§ Task objective
Beginning with the line that contains "110 | 252.0 |" in the material below, print each line exactly until the line that contains "- OW-C: (210, 5), head 253.5 m" has been printed, then stop.

━━━ Data section ━━━

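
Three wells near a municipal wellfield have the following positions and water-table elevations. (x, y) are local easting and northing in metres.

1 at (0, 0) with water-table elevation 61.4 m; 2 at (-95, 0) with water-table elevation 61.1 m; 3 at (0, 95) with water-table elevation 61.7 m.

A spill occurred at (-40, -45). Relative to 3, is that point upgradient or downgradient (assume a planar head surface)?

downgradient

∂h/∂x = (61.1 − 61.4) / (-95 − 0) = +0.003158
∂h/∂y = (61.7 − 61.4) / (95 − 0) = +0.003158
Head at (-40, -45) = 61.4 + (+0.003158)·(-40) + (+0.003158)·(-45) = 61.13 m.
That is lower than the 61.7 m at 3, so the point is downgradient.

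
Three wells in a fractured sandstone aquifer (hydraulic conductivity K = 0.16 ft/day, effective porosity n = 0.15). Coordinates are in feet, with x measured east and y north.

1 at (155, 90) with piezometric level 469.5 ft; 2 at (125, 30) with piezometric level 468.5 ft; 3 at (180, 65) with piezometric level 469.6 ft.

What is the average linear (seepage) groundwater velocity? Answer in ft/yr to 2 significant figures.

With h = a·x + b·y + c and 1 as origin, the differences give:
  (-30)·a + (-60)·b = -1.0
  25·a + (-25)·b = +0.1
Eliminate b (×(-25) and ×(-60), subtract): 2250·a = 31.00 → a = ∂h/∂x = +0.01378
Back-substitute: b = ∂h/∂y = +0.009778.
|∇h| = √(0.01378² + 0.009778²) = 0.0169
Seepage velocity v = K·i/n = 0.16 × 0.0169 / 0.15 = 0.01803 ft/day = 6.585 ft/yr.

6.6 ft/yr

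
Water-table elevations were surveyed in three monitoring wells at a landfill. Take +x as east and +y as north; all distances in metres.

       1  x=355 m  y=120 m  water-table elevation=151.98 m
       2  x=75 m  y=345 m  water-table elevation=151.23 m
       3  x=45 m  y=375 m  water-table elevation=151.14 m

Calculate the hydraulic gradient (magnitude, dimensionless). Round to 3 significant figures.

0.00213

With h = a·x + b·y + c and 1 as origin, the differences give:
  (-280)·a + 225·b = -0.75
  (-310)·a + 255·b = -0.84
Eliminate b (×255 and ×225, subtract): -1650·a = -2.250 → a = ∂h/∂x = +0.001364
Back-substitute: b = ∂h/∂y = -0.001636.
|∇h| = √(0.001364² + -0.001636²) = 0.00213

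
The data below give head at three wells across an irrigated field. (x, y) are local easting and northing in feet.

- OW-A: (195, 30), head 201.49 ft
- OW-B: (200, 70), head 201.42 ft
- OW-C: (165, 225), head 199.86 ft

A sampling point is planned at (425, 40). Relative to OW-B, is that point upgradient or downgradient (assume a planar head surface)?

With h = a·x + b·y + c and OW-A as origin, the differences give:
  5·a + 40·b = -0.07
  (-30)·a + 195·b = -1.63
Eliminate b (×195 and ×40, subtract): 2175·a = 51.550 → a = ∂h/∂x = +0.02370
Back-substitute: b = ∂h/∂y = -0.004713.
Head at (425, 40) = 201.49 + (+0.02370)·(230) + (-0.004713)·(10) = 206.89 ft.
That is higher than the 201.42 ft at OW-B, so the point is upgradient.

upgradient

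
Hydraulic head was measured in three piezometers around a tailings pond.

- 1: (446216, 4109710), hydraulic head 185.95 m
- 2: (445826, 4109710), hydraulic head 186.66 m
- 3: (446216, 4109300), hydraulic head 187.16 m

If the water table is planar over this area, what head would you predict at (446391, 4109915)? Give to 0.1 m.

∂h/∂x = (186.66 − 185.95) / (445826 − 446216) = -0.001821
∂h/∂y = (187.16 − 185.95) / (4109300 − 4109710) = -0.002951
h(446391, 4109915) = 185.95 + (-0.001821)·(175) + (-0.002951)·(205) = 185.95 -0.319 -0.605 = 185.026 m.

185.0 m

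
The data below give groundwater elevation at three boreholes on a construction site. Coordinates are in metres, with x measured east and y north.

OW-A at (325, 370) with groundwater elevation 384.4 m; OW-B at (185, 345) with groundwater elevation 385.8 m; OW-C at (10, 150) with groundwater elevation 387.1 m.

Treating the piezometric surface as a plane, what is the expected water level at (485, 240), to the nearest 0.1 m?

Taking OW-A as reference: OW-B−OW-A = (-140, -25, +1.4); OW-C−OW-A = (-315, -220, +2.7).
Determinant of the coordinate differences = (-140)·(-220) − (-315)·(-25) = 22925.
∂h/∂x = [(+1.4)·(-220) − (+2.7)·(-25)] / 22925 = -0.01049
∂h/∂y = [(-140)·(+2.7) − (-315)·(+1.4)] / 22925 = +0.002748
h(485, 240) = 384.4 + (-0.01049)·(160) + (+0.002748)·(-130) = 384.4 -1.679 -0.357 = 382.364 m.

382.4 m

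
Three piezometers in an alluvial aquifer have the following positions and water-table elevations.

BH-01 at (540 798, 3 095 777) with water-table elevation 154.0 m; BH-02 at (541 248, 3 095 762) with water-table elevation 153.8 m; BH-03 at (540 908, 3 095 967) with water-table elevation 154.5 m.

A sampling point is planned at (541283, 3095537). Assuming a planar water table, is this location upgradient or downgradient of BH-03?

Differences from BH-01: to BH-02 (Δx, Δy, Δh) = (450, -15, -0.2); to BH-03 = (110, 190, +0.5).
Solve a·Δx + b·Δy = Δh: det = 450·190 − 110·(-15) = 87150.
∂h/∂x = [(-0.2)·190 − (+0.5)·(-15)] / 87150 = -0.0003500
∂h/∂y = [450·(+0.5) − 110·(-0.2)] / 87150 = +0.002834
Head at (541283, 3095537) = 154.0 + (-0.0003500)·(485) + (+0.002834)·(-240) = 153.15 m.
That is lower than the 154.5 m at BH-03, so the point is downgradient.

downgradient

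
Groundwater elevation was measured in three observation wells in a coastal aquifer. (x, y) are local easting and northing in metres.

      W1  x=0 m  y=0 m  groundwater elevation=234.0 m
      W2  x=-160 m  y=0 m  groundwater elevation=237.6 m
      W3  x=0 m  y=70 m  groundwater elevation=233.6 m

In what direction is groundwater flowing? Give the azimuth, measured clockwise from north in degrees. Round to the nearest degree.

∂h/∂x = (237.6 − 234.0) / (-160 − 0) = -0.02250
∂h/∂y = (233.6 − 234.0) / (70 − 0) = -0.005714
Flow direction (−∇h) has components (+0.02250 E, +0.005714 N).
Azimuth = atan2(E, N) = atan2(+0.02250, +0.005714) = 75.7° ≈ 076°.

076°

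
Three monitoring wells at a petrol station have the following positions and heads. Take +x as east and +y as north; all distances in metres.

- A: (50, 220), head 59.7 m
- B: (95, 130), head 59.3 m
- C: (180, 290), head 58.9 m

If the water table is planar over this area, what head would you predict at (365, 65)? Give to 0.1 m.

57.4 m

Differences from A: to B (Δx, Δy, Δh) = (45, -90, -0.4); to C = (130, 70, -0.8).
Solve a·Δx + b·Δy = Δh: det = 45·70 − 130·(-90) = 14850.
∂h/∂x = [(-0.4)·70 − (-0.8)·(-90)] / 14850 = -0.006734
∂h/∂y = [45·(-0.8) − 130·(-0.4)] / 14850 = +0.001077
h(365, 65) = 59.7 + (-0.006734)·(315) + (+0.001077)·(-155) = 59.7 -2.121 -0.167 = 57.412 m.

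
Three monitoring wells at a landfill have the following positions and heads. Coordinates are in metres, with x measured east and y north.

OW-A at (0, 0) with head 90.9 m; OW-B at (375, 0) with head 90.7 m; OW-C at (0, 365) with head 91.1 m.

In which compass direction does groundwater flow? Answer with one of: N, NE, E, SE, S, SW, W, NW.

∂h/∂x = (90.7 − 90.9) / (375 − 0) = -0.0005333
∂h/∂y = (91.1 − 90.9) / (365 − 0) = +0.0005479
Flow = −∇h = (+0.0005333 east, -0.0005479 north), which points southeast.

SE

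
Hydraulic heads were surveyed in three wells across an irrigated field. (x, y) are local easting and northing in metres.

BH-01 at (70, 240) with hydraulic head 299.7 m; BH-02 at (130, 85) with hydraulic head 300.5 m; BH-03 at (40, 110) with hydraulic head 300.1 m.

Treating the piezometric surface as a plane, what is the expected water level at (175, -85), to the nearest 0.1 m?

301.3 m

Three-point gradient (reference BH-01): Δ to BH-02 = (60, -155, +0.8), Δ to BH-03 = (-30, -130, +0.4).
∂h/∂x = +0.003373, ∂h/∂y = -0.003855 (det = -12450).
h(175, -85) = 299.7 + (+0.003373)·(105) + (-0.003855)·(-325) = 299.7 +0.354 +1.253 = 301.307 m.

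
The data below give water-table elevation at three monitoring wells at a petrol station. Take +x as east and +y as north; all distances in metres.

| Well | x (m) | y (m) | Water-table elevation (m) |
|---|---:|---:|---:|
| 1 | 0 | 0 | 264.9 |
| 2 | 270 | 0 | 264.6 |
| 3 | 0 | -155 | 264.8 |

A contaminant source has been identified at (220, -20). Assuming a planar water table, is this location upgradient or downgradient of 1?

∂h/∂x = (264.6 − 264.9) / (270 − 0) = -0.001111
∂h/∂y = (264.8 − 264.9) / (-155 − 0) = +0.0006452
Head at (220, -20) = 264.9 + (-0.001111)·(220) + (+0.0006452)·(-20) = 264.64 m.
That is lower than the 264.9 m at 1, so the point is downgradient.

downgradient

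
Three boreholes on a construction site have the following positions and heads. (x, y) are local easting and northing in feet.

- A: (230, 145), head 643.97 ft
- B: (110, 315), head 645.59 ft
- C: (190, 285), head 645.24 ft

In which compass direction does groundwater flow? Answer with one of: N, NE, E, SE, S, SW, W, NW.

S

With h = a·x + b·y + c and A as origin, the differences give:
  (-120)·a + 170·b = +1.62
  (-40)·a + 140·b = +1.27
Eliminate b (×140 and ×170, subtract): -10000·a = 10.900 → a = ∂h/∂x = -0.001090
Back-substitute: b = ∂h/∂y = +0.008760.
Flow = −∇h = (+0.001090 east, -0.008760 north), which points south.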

━━━
━━━ Data section ━━━

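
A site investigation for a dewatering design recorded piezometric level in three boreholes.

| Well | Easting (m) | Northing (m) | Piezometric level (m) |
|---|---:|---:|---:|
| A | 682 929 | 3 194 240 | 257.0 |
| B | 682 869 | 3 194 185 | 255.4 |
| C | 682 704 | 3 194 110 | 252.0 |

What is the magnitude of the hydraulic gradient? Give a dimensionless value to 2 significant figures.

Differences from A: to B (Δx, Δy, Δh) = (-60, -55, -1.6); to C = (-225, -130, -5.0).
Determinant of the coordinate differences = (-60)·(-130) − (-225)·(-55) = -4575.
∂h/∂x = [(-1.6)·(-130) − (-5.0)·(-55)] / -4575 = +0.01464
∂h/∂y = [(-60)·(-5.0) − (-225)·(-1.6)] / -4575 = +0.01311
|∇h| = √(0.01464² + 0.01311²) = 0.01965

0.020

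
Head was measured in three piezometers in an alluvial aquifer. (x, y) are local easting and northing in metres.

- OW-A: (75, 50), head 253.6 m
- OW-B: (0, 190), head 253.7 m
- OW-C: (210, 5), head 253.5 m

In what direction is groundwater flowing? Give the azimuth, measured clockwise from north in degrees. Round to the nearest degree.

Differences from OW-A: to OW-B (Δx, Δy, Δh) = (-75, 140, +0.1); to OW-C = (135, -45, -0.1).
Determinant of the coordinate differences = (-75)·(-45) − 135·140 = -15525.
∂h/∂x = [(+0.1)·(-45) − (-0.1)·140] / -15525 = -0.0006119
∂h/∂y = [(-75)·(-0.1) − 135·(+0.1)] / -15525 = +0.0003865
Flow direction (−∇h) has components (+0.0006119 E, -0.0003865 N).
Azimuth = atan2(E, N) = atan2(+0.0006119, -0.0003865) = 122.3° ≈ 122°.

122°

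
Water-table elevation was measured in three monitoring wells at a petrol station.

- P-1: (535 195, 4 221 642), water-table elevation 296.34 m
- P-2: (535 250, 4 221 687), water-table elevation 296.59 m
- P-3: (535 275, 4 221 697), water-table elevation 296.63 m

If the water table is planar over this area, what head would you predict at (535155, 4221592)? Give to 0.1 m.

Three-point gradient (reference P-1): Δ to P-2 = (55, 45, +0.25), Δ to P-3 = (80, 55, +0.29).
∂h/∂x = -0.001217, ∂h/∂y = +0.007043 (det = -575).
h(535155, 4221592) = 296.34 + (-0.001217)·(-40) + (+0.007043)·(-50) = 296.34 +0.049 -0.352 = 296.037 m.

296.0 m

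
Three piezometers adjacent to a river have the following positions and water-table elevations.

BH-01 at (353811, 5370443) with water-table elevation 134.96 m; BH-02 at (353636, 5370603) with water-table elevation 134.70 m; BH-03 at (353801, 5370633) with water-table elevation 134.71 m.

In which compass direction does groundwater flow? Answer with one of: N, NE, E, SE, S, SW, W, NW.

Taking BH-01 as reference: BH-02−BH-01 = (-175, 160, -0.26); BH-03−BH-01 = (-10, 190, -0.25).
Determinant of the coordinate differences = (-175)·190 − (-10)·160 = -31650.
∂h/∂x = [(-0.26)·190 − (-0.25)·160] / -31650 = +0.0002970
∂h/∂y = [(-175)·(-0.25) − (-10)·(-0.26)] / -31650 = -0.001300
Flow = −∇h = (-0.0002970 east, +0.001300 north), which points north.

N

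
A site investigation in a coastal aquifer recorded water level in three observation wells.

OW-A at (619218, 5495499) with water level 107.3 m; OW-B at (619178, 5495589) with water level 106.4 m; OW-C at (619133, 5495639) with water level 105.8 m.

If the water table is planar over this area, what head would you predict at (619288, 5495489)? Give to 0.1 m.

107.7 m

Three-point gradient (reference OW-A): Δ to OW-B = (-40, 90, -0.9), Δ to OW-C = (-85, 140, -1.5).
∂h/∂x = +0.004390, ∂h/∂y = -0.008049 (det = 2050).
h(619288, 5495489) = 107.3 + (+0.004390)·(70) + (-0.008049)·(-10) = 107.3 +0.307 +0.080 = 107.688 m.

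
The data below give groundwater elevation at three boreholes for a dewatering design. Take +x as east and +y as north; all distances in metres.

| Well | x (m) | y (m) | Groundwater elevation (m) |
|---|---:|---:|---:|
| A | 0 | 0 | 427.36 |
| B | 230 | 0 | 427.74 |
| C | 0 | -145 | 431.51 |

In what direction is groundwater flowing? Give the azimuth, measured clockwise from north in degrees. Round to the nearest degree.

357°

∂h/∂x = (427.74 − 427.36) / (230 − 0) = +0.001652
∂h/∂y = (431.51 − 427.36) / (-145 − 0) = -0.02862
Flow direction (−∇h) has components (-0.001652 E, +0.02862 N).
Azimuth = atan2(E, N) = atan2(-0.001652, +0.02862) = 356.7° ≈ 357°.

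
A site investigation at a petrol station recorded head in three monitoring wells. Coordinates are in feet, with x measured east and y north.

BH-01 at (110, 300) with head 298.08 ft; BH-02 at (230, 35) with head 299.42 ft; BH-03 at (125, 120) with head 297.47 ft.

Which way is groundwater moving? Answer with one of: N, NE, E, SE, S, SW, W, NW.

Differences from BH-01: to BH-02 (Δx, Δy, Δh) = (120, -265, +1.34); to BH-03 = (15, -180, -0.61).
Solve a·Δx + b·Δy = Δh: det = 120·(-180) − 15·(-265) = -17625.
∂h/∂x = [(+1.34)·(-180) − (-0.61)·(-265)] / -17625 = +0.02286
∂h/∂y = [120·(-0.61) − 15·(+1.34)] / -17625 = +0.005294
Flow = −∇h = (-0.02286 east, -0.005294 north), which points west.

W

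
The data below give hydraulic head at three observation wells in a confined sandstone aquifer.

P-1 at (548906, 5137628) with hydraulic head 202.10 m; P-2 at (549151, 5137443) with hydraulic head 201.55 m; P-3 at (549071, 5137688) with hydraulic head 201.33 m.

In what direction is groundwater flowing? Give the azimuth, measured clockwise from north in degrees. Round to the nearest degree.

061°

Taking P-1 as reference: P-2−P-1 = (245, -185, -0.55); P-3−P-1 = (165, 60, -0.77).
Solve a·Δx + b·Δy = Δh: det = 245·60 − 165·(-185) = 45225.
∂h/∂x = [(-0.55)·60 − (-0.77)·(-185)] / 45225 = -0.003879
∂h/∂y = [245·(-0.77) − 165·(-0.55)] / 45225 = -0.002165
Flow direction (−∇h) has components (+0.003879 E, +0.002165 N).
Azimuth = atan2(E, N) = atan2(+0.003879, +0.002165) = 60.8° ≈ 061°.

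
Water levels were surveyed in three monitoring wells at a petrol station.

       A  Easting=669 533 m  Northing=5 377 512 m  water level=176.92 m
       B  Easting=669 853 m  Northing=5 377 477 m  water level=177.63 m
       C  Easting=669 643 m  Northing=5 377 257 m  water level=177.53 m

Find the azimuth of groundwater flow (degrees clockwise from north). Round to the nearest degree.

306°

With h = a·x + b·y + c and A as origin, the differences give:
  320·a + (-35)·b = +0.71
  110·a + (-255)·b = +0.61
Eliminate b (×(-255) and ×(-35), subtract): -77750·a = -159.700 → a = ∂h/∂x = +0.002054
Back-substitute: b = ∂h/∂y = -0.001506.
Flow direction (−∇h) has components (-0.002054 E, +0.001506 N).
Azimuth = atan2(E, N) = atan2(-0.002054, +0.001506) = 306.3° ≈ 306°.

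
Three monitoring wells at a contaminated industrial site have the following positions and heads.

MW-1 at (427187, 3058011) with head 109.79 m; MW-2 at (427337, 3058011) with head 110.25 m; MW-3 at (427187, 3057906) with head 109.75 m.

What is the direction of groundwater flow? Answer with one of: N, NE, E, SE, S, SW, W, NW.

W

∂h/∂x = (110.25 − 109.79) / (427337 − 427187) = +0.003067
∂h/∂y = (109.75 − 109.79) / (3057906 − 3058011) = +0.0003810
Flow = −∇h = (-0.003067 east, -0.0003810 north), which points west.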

━━━

§ Your solution
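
| C | 682 704 | 3 194 110 | 252.0 |

What is the magnitude of the hydraulic gradient? Give a dimensionless value to 2 significant figures.

Differences from A: to B (Δx, Δy, Δh) = (-60, -55, -1.6); to C = (-225, -130, -5.0).
Determinant of the coordinate differences = (-60)·(-130) − (-225)·(-55) = -4575.
∂h/∂x = [(-1.6)·(-130) − (-5.0)·(-55)] / -4575 = +0.01464
∂h/∂y = [(-60)·(-5.0) − (-225)·(-1.6)] / -4575 = +0.01311
|∇h| = √(0.01464² + 0.01311²) = 0.01965

0.020

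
Head was measured in three piezometers in an alluvial aquifer. (x, y) are local easting and northing in metres.

- OW-A: (75, 50), head 253.6 m
- OW-B: (0, 190), head 253.7 m
- OW-C: (210, 5), head 253.5 m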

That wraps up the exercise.